EXERCISE
All records need to be reproduced exactly. Keep every word as it is.

EXERCISE DATA
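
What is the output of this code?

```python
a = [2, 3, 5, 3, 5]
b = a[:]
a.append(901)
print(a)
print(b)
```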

EXPECTED ANSWER
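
What is the output of this code?

```python
a = [2, 3, 5, 3, 5]
b = a[:]
a.append(901)
print(a)
print(b)
```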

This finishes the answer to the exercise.